## Directions
Below are the records; pull every line that includes "resistance".

Extracted material Block Start

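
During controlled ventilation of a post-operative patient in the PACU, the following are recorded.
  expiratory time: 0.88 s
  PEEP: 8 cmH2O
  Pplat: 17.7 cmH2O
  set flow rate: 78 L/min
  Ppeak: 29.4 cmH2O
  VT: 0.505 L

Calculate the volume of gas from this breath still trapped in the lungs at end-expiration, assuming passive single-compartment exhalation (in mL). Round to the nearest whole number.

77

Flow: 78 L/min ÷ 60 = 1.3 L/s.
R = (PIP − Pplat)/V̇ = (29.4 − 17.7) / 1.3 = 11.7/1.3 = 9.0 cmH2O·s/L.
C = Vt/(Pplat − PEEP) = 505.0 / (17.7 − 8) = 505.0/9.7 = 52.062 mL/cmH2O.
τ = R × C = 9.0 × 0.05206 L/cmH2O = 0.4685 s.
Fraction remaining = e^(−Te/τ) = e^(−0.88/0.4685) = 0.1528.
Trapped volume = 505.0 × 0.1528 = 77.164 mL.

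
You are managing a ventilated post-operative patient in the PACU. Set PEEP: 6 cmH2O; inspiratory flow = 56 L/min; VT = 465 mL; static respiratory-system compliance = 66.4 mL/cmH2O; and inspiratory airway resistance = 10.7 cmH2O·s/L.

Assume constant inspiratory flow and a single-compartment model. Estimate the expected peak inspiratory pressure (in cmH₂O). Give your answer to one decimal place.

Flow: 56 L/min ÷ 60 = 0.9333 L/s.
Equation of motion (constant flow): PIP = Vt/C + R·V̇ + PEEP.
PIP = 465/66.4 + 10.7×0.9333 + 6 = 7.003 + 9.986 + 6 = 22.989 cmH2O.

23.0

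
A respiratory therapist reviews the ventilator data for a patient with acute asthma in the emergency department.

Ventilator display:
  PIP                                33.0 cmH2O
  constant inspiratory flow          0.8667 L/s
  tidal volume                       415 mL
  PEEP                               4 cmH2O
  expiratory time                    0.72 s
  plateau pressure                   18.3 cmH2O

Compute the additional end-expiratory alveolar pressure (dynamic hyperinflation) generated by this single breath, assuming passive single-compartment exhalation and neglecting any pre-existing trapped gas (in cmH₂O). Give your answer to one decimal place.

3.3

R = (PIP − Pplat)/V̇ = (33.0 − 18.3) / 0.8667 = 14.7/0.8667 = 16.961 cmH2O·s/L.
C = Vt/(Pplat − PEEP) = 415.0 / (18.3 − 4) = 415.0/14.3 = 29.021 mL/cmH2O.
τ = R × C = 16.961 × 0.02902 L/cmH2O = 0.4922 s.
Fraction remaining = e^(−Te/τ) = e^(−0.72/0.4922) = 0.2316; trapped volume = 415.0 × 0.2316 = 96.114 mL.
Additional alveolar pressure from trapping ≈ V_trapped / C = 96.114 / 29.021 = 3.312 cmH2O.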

Extracted material Block End
Extracted material Block Start

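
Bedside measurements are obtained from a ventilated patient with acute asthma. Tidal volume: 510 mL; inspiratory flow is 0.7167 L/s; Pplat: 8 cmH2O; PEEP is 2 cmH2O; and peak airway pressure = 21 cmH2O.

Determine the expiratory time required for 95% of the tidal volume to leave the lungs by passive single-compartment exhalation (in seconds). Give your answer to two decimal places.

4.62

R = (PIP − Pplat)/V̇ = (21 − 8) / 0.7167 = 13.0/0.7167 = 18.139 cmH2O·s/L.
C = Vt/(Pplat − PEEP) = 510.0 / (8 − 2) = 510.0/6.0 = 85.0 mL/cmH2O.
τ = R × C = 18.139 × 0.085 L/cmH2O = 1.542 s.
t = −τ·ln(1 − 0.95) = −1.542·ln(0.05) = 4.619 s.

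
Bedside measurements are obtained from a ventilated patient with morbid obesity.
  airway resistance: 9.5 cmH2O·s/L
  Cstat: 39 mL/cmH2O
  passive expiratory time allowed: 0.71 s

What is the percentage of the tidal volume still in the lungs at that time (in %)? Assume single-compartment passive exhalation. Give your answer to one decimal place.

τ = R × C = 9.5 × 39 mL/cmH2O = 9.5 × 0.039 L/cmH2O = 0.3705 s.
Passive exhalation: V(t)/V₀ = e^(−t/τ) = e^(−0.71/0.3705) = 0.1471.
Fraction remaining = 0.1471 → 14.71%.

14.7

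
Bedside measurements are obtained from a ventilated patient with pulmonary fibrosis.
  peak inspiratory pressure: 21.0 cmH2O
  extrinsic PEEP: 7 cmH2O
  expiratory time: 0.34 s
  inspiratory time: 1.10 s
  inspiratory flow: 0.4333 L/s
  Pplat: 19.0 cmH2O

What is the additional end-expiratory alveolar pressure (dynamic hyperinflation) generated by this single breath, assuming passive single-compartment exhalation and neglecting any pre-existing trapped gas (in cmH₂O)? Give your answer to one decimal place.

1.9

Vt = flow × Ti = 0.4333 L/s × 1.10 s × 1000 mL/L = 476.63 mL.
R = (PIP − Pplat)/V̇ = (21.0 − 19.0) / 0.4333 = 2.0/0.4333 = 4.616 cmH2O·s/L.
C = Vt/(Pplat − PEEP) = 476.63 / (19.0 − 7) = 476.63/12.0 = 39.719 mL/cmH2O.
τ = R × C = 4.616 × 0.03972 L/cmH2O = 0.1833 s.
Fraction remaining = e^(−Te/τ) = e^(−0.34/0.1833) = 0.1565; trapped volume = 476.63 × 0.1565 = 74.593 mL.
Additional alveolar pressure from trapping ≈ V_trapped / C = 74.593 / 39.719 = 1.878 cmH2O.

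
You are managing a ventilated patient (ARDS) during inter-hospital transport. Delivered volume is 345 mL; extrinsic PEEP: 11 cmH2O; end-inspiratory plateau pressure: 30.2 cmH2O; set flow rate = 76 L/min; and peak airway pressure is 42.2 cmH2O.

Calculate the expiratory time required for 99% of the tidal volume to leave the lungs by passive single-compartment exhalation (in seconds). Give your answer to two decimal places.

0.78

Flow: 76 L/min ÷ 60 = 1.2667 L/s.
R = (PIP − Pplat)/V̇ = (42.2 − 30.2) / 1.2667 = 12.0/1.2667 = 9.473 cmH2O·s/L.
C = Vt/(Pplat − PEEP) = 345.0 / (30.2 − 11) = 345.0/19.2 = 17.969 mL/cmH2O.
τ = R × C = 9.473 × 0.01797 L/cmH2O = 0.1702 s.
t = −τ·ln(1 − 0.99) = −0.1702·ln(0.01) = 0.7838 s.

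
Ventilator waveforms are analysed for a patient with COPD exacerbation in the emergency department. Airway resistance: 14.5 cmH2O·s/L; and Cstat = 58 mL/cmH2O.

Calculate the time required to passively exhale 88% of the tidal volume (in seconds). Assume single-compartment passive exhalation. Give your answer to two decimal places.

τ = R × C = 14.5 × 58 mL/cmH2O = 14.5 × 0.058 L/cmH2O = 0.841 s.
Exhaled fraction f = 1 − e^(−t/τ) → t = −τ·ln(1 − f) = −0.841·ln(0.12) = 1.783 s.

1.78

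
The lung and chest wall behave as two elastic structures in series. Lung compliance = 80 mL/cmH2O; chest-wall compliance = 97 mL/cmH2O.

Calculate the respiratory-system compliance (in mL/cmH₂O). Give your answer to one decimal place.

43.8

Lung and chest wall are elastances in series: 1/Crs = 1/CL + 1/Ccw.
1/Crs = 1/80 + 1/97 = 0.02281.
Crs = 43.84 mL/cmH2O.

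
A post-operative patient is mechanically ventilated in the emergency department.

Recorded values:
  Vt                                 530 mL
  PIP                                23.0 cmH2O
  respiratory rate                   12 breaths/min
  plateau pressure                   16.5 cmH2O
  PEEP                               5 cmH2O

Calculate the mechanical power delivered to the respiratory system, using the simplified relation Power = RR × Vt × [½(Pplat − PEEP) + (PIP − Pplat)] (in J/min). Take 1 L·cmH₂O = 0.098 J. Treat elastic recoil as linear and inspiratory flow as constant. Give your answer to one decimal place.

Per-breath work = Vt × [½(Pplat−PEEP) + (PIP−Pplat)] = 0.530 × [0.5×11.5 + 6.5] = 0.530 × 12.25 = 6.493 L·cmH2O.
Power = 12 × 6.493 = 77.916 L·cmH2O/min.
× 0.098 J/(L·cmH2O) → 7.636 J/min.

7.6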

Extracted material Block End

## Reply
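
You are managing a ventilated post-operative patient in the PACU. Set PEEP: 6 cmH2O; inspiratory flow = 56 L/min; VT = 465 mL; static respiratory-system compliance = 66.4 mL/cmH2O; and inspiratory airway resistance = 10.7 cmH2O·s/L.
  airway resistance: 9.5 cmH2O·s/L
Ventilator waveforms are analysed for a patient with COPD exacerbation in the emergency department. Airway resistance: 14.5 cmH2O·s/L; and Cstat = 58 mL/cmH2O.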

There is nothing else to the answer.